Write out the whole listing exactly as it stands.
——
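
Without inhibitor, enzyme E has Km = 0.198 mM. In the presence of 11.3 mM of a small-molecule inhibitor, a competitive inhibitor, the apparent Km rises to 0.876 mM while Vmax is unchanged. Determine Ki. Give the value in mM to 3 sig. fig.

Competitive: Km,app = α·Km with α = 1 + [I]/Ki.
α = Km,app/Km = 0.876/0.198 = 4.424.
Ki = [I]/(α − 1) = 11.3/3.424 = 3.30 mM.

3.30 mM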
——
> [SOLUTION]
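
Without inhibitor, enzyme E has Km = 0.198 mM. In the presence of 11.3 mM of a small-molecule inhibitor, a competitive inhibitor, the apparent Km rises to 0.876 mM while Vmax is unchanged. Determine Ki. Give the value in mM to 3 sig. fig.

Competitive: Km,app = α·Km with α = 1 + [I]/Ki.
α = Km,app/Km = 0.876/0.198 = 4.424.
Ki = [I]/(α − 1) = 11.3/3.424 = 3.30 mM.

3.30 mM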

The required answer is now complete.